* **TASK REQUIREMENTS**:
Reproduce all the data verbatim.

Data records:
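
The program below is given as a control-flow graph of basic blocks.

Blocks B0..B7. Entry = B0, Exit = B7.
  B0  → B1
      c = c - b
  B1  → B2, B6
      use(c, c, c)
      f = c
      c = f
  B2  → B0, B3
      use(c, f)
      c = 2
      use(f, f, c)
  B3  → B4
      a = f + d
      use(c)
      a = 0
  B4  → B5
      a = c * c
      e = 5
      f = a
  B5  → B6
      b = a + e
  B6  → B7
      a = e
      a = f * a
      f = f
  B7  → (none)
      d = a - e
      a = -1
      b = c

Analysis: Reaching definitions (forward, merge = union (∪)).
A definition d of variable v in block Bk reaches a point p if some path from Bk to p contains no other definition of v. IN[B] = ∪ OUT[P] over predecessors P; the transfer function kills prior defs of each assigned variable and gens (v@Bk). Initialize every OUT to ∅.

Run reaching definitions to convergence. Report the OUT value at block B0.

Converged values:
  B0:   IN={c@B2, f@B1}   OUT={c@B0, f@B1}
  B1:   IN={c@B0, f@B1}   OUT={c@B1, f@B1}
  B2:   IN={c@B1, f@B1}   OUT={c@B2, f@B1}
  B3:   IN={c@B2, f@B1}   OUT={a@B3, c@B2, f@B1}
  B4:   IN={a@B3, c@B2, f@B1}   OUT={a@B4, c@B2, e@B4, f@B4}
  B5:   IN={a@B4, c@B2, e@B4, f@B4}   OUT={a@B4, b@B5, c@B2, e@B4, f@B4}
  B6:   IN={a@B4, b@B5, c@B1, c@B2, e@B4, f@B1, f@B4}   OUT={a@B6, b@B5, c@B1, c@B2, e@B4, f@B6}
  B7:   IN={a@B6, b@B5, c@B1, c@B2, e@B4, f@B6}   OUT={a@B7, b@B7, c@B1, c@B2, d@B7, e@B4, f@B6}

Merge at B0 (entry node, so the boundary value {} is joined with the incoming edge(s)): IN[B0] = {} ⊔ OUT[B2] = {c@B2, f@B1}
Applying B0's transfer function to that IN value gives OUT[B0] (row B0 above).

Answer: {c@B0, f@B1}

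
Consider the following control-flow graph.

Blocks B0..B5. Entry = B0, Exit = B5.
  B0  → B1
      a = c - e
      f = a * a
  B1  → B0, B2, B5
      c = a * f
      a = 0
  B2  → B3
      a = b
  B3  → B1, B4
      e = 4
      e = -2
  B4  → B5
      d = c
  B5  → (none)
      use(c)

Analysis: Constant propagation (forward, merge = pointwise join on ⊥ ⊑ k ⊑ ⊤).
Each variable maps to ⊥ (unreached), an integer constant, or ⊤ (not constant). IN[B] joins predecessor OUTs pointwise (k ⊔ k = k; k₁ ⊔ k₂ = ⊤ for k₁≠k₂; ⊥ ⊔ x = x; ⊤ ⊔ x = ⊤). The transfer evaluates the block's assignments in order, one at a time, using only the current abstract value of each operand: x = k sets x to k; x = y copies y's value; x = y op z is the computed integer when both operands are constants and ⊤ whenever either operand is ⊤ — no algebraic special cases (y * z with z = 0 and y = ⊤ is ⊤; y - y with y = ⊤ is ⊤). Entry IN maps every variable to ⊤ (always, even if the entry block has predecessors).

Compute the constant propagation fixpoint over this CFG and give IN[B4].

Answer: {a: ⊤, b: ⊤, c: ⊤, d: ⊤, e: -2, f: ⊤}

Working:
Per-block solution:
  B0:   IN=(all ⊤)   OUT=(all ⊤)
  B1:   IN=(all ⊤)   OUT={a:0; rest ⊤}
  B2:   IN={a:0; rest ⊤}   OUT=(all ⊤)
  B3:   IN=(all ⊤)   OUT={e:-2; rest ⊤}
  B4:   IN={e:-2; rest ⊤}   OUT={e:-2; rest ⊤}
  B5:   IN=(all ⊤)   OUT=(all ⊤)

Merge at B4: IN[B4] = OUT[B3] = {a: ⊤, b: ⊤, c: ⊤, d: ⊤, e: -2, f: ⊤}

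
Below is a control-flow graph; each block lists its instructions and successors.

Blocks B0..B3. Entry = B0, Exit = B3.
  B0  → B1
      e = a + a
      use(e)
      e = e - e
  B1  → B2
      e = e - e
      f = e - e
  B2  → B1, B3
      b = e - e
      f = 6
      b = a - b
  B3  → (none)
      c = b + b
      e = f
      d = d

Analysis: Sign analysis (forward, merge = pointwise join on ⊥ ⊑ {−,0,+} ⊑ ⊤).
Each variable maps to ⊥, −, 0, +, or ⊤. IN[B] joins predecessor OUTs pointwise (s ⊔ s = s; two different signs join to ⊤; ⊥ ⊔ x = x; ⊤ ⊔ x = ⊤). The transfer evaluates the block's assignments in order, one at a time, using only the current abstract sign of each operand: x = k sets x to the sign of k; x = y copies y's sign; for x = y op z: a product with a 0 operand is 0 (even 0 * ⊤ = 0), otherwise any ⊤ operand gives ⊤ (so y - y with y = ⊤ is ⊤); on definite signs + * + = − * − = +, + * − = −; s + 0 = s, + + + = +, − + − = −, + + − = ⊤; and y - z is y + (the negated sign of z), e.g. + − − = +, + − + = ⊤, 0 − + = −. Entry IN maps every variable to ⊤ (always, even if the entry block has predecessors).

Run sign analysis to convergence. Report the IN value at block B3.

Answer: {a: ⊤, b: ⊤, c: ⊤, d: ⊤, e: ⊤, f: +}

Derivation:
Fixpoint table:
  B0:  IN=(all ⊤)  OUT=(all ⊤)
  B1:  IN=(all ⊤)  OUT=(all ⊤)
  B2:  IN=(all ⊤)  OUT={f:+; rest ⊤}
  B3:  IN={f:+; rest ⊤}  OUT={e:+, f:+; rest ⊤}

Merge at B3: IN[B3] = OUT[B2] = {a: ⊤, b: ⊤, c: ⊤, d: ⊤, e: ⊤, f: +}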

* **WRITTEN RESPONSE**:
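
The program below is given as a control-flow graph of basic blocks.

Blocks B0..B7. Entry = B0, Exit = B7.
  B0  → B1
      c = c - b
  B1  → B2, B6
      use(c, c, c)
      f = c
      c = f
  B2  → B0, B3
      use(c, f)
      c = 2
      use(f, f, c)
  B3  → B4
      a = f + d
      use(c)
      a = 0
  B4  → B5
      a = c * c
      e = 5
      f = a
  B5  → B6
      b = a + e
  B6  → B7
      a = e
      a = f * a
      f = f
  B7  → (none)
      d = a - e
      a = -1
      b = c

Analysis: Reaching definitions (forward, merge = union (∪)).
A definition d of variable v in block Bk reaches a point p if some path from Bk to p contains no other definition of v. IN[B] = ∪ OUT[P] over predecessors P; the transfer function kills prior defs of each assigned variable and gens (v@Bk). Initialize every OUT to ∅.

Run reaching definitions to convergence. Report the OUT value at block B0.

Converged values:
  B0:   IN={c@B2, f@B1}   OUT={c@B0, f@B1}
  B1:   IN={c@B0, f@B1}   OUT={c@B1, f@B1}
  B2:   IN={c@B1, f@B1}   OUT={c@B2, f@B1}
  B3:   IN={c@B2, f@B1}   OUT={a@B3, c@B2, f@B1}
  B4:   IN={a@B3, c@B2, f@B1}   OUT={a@B4, c@B2, e@B4, f@B4}
  B5:   IN={a@B4, c@B2, e@B4, f@B4}   OUT={a@B4, b@B5, c@B2, e@B4, f@B4}
  B6:   IN={a@B4, b@B5, c@B1, c@B2, e@B4, f@B1, f@B4}   OUT={a@B6, b@B5, c@B1, c@B2, e@B4, f@B6}
  B7:   IN={a@B6, b@B5, c@B1, c@B2, e@B4, f@B6}   OUT={a@B7, b@B7, c@B1, c@B2, d@B7, e@B4, f@B6}

Merge at B0 (entry node, so the boundary value {} is joined with the incoming edge(s)): IN[B0] = {} ⊔ OUT[B2] = {c@B2, f@B1}
Applying B0's transfer function to that IN value gives OUT[B0] (row B0 above).

Answer: {c@B0, f@B1}

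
Consider the following control-flow graph.

Blocks B0..B5. Entry = B0, Exit = B5.
  B0  → B1
      a = c - e
      f = a * a
  B1  → B0, B2, B5
      c = a * f
      a = 0
  B2  → B3
      a = b
  B3  → B1, B4
      e = 4
      e = -2
  B4  → B5
      d = c
  B5  → (none)
      use(c)

Analysis: Constant propagation (forward, merge = pointwise join on ⊥ ⊑ k ⊑ ⊤).
Each variable maps to ⊥ (unreached), an integer constant, or ⊤ (not constant). IN[B] joins predecessor OUTs pointwise (k ⊔ k = k; k₁ ⊔ k₂ = ⊤ for k₁≠k₂; ⊥ ⊔ x = x; ⊤ ⊔ x = ⊤). The transfer evaluates the block's assignments in order, one at a time, using only the current abstract value of each operand: x = k sets x to k; x = y copies y's value; x = y op z is the computed integer when both operands are constants and ⊤ whenever either operand is ⊤ — no algebraic special cases (y * z with z = 0 and y = ⊤ is ⊤; y - y with y = ⊤ is ⊤). Entry IN maps every variable to ⊤ (always, even if the entry block has predecessors).

Compute the constant propagation fixpoint over this CFG and give IN[B4].

Answer: {a: ⊤, b: ⊤, c: ⊤, d: ⊤, e: -2, f: ⊤}

Working:
Per-block solution:
  B0:   IN=(all ⊤)   OUT=(all ⊤)
  B1:   IN=(all ⊤)   OUT={a:0; rest ⊤}
  B2:   IN={a:0; rest ⊤}   OUT=(all ⊤)
  B3:   IN=(all ⊤)   OUT={e:-2; rest ⊤}
  B4:   IN={e:-2; rest ⊤}   OUT={e:-2; rest ⊤}
  B5:   IN=(all ⊤)   OUT=(all ⊤)

Merge at B4: IN[B4] = OUT[B3] = {a: ⊤, b: ⊤, c: ⊤, d: ⊤, e: -2, f: ⊤}

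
Below is a control-flow graph; each block lists its instructions and successors.

Blocks B0..B3. Entry = B0, Exit = B3.
  B0  → B1
      e = a + a
      use(e)
      e = e - e
  B1  → B2
      e = e - e
      f = e - e
  B2  → B1, B3
      b = e - e
      f = 6
      b = a - b
  B3  → (none)
      c = b + b
      e = f
      d = d

Analysis: Sign analysis (forward, merge = pointwise join on ⊥ ⊑ {−,0,+} ⊑ ⊤).
Each variable maps to ⊥, −, 0, +, or ⊤. IN[B] joins predecessor OUTs pointwise (s ⊔ s = s; two different signs join to ⊤; ⊥ ⊔ x = x; ⊤ ⊔ x = ⊤). The transfer evaluates the block's assignments in order, one at a time, using only the current abstract sign of each operand: x = k sets x to the sign of k; x = y copies y's sign; for x = y op z: a product with a 0 operand is 0 (even 0 * ⊤ = 0), otherwise any ⊤ operand gives ⊤ (so y - y with y = ⊤ is ⊤); on definite signs + * + = − * − = +, + * − = −; s + 0 = s, + + + = +, − + − = −, + + − = ⊤; and y - z is y + (the negated sign of z), e.g. + − − = +, + − + = ⊤, 0 − + = −. Entry IN maps every variable to ⊤ (always, even if the entry block has predecessors).

Run sign analysis to convergence. Report the IN value at block B3.

Answer: {a: ⊤, b: ⊤, c: ⊤, d: ⊤, e: ⊤, f: +}

Derivation:
Fixpoint table:
  B0:  IN=(all ⊤)  OUT=(all ⊤)
  B1:  IN=(all ⊤)  OUT=(all ⊤)
  B2:  IN=(all ⊤)  OUT={f:+; rest ⊤}
  B3:  IN={f:+; rest ⊤}  OUT={e:+, f:+; rest ⊤}

Merge at B3: IN[B3] = OUT[B2] = {a: ⊤, b: ⊤, c: ⊤, d: ⊤, e: ⊤, f: +}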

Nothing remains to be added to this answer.